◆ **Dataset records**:
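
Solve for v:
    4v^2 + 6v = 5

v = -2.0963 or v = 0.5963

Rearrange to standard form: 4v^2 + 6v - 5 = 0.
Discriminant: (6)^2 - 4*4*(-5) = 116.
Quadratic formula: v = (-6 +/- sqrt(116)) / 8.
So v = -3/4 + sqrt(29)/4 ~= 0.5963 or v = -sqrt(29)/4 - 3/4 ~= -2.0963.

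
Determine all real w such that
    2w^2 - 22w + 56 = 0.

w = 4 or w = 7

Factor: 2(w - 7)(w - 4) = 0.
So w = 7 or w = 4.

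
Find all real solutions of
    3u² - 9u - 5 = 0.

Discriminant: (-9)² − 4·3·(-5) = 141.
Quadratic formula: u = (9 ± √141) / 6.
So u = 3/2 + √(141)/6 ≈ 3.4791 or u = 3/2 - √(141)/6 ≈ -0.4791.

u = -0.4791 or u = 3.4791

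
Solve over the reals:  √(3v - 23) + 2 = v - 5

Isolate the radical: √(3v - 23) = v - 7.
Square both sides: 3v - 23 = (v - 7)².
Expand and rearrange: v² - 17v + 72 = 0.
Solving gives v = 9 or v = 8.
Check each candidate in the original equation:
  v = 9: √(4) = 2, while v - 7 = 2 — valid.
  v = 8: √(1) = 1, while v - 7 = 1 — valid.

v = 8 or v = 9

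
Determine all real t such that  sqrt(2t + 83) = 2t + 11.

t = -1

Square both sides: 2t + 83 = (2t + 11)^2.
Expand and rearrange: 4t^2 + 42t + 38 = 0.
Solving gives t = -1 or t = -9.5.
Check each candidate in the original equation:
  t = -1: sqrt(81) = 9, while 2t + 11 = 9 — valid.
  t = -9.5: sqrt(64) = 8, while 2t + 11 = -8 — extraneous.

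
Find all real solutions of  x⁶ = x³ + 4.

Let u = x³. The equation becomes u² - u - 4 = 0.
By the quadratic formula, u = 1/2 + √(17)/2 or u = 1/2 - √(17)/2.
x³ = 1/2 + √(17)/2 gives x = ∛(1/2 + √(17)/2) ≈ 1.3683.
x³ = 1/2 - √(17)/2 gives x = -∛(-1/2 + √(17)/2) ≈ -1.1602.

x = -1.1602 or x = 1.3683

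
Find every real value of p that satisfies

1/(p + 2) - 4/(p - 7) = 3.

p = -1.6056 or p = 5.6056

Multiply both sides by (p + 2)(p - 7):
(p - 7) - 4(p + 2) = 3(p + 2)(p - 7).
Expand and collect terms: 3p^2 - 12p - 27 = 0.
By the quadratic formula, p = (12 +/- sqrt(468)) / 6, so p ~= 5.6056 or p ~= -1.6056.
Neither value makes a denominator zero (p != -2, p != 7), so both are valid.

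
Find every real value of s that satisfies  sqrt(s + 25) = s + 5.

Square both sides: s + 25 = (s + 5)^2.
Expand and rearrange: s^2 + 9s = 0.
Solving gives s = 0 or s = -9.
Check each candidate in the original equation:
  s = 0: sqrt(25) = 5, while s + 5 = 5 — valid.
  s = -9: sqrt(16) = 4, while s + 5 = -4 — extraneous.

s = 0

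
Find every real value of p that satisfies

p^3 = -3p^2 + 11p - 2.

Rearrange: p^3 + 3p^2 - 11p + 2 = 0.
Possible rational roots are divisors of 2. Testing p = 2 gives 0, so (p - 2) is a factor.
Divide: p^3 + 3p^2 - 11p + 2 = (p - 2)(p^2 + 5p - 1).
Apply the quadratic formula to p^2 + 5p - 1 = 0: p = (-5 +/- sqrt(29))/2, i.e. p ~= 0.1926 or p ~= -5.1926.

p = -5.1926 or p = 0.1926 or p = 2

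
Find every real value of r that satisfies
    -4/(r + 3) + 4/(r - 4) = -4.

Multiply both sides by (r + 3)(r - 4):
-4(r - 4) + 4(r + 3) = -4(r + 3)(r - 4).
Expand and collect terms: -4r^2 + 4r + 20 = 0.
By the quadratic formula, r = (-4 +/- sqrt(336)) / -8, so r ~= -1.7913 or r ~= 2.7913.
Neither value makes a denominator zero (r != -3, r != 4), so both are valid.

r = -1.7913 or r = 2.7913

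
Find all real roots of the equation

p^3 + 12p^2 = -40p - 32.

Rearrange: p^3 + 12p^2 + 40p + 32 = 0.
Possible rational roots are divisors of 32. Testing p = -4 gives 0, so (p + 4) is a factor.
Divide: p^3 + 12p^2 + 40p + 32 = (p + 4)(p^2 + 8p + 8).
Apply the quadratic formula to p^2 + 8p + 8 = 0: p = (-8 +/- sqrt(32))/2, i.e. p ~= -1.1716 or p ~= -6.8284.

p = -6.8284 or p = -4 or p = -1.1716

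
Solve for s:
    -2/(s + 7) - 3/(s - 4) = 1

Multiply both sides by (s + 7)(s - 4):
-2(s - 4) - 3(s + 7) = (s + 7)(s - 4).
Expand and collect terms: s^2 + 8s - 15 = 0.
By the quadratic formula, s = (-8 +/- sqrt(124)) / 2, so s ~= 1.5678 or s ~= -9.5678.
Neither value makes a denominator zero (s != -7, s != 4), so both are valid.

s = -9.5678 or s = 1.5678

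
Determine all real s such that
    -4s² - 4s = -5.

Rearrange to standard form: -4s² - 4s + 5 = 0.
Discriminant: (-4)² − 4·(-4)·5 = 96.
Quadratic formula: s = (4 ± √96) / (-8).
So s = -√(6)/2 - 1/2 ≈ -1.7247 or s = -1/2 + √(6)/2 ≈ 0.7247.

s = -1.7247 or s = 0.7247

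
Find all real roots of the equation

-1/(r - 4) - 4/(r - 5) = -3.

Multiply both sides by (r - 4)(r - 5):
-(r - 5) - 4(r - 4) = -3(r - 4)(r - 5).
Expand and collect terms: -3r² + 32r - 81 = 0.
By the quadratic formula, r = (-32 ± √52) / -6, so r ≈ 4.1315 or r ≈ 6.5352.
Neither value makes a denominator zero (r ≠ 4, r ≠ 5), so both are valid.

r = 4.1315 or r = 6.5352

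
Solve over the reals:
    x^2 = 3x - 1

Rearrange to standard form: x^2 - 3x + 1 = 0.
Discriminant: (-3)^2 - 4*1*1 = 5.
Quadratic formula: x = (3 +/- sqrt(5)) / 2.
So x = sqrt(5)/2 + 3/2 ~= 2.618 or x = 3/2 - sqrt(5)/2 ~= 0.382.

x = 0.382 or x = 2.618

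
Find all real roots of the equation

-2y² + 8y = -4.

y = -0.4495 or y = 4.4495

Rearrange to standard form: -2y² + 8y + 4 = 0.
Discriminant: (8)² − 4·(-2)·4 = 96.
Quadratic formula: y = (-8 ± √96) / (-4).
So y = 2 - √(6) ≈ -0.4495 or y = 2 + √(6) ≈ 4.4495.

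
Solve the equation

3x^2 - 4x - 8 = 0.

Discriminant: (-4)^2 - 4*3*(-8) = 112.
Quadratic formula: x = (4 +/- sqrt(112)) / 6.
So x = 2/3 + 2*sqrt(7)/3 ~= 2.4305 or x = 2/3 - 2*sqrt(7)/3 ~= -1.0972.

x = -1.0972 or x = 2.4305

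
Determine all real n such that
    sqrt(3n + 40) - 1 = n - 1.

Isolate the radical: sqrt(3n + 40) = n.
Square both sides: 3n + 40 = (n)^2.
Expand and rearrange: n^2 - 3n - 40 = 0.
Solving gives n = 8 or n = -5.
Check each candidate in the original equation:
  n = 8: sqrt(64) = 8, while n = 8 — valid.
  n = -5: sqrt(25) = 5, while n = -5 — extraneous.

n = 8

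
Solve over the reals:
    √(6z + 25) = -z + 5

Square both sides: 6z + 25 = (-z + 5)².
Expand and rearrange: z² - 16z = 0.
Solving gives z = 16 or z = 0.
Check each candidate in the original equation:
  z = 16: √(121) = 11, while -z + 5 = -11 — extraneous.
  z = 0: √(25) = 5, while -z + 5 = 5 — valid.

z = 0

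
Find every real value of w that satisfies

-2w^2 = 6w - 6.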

◆ **Task instructions**: Please copy the line that holds "Find every real value of w that satisfies" and each line under it through the last line above, exactly as they stand, adding nothing.

◆ **Exercise answer**:
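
Find every real value of w that satisfies

-2w^2 = 6w - 6.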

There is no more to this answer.